# Requirement:
Each line of the listing needs to be given again exactly.

# Records to process:
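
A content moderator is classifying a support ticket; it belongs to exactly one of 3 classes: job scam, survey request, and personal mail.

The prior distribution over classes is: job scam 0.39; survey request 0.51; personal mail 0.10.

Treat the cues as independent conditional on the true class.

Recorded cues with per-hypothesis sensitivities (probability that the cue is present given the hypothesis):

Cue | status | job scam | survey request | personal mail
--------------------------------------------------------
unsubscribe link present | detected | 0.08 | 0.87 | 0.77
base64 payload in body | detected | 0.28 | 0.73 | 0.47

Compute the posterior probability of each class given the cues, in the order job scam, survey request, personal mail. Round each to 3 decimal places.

Multiply each prior by the joint likelihood of the cue pattern:
  job scam: 0.39 × 0.08 × 0.28 = 0.008736
  survey request: 0.51 × 0.87 × 0.73 = 0.3239
  personal mail: 0.10 × 0.77 × 0.47 = 0.03619
The unnormalized weights sum to 0.36883.
P(job scam | evidence) = 0.008736 / 0.36883 ≈ 0.024
P(survey request | evidence) = 0.3239 / 0.36883 ≈ 0.878
P(personal mail | evidence) = 0.03619 / 0.36883 ≈ 0.098

0.024, 0.878, 0.098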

# Answer to the exercise:
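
A content moderator is classifying a support ticket; it belongs to exactly one of 3 classes: job scam, survey request, and personal mail.

The prior distribution over classes is: job scam 0.39; survey request 0.51; personal mail 0.10.

Treat the cues as independent conditional on the true class.

Recorded cues with per-hypothesis sensitivities (probability that the cue is present given the hypothesis):

Cue | status | job scam | survey request | personal mail
--------------------------------------------------------
unsubscribe link present | detected | 0.08 | 0.87 | 0.77
base64 payload in body | detected | 0.28 | 0.73 | 0.47

Compute the posterior probability of each class given the cues, in the order job scam, survey request, personal mail. Round each to 3 decimal places.

Multiply each prior by the joint likelihood of the cue pattern:
  job scam: 0.39 × 0.08 × 0.28 = 0.008736
  survey request: 0.51 × 0.87 × 0.73 = 0.3239
  personal mail: 0.10 × 0.77 × 0.47 = 0.03619
The unnormalized weights sum to 0.36883.
P(job scam | evidence) = 0.008736 / 0.36883 ≈ 0.024
P(survey request | evidence) = 0.3239 / 0.36883 ≈ 0.878
P(personal mail | evidence) = 0.03619 / 0.36883 ≈ 0.098

0.024, 0.878, 0.098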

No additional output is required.